▶ [To do]
Go through the records below and copy out every line that contains the word "numbered".

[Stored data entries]
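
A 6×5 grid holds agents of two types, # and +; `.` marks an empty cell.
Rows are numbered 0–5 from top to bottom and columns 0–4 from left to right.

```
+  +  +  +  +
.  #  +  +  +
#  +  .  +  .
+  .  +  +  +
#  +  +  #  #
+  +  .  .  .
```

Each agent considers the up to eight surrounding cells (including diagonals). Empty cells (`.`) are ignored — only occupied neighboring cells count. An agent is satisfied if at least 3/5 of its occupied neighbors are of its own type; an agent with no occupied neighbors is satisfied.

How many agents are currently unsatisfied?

Row 0: (0,0)+ 1/2 ✗ · (0,1)+ 3/4 ✓ · (0,2)+ 4/5 ✓ · (0,3)+ 5/5 ✓ · (0,4)+ 3/3 ✓
Row 1: (1,1)# 1/6 ✗ · (1,2)+ 6/7 ✓ · (1,3)+ 6/6 ✓ · (1,4)+ 4/4 ✓
Row 2: (2,0)# 1/3 ✗ · (2,1)+ 3/5 ✓ · (2,3)+ 6/6 ✓
Row 3: (3,0)+ 2/4 ✗ · (3,2)+ 5/6 ✓ · (3,3)+ 4/6 ✓ · (3,4)+ 2/4 ✗
Row 4: (4,0)# 0/4 ✗ · (4,1)+ 5/6 ✓ · (4,2)+ 4/5 ✓ · (4,3)# 1/5 ✗ · (4,4)# 1/3 ✗
Row 5: (5,0)+ 2/3 ✓ · (5,1)+ 3/4 ✓
Unsatisfied: (0,0), (1,1), (2,0), (3,0), (3,4), (4,0), (4,3), (4,4) — 8 in total.

8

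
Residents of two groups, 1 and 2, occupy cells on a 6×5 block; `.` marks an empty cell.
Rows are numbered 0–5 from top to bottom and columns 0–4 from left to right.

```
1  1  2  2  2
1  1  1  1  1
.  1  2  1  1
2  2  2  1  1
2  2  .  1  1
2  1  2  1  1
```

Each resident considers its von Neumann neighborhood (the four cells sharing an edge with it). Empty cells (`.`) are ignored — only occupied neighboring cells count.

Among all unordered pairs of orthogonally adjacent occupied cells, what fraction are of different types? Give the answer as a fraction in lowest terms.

13/42

Scan each occupied cell's neighbors to the right and below so each pair is counted once.
From row 0: 4 unlike of 9 pairs (running 4/9).
From row 1: 1 unlike of 8 pairs (running 5/17).
From row 2: 3 unlike of 7 pairs (running 8/24).
From row 3: 1 unlike of 8 pairs (running 9/32).
From row 4: 1 unlike of 6 pairs (running 10/38).
From row 5: 3 unlike of 4 pairs (running 13/42).
Total adjacent occupied pairs: 42; unlike-type pairs: 13.
13/42 is already in lowest terms.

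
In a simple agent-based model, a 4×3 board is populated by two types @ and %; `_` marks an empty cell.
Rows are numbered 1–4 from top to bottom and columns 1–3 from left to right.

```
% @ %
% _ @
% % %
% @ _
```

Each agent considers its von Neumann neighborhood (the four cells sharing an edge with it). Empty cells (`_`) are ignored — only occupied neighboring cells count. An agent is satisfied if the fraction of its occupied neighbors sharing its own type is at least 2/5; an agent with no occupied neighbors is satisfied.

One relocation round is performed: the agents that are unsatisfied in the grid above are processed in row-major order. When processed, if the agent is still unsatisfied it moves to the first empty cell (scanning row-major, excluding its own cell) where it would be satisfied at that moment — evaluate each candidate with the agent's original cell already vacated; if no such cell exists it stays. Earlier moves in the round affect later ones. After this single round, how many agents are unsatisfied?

2

Initially unsatisfied (in order): (1,2), (1,3), (2,3), (4,2).
  (1,2) → (4,3).
  (1,3) → (1,2).
  (2,3): no empty cell satisfies it; stays.
  (4,2) → (1,3).
Resulting grid:
% % @
% _ @
% % %
% _ @
Unsatisfied now: (3,3), (4,3).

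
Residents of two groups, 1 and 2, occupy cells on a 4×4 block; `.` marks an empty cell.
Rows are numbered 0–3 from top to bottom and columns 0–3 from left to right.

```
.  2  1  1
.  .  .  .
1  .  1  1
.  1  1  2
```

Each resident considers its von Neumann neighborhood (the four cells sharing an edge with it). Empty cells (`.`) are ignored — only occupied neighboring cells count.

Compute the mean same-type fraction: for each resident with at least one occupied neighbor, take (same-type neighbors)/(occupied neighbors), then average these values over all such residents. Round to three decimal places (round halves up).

0.583

Row 0: (0,1)2 0/1 · (0,2)1 1/2 · (0,3)1 1/1
Row 2: (2,0)1 — no occupied neighbors · (2,2)1 2/2 · (2,3)1 1/2
Row 3: (3,1)1 1/1 · (3,2)1 2/3 · (3,3)2 0/2
Sum over 8 residents: 0/1 + 1/2 + 1/1 + 2/2 + 1/2 + 1/1 + 2/3 + 0/2 = 14/3; mean = 14/3 ÷ 8 = 7/12 = 0.583333… → 0.583.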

▶ [Solution for this task]
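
Rows are numbered 0–5 from top to bottom and columns 0–4 from left to right.
Rows are numbered 0–5 from top to bottom and columns 0–4 from left to right.
Rows are numbered 1–4 from top to bottom and columns 1–3 from left to right.
Rows are numbered 0–3 from top to bottom and columns 0–3 from left to right.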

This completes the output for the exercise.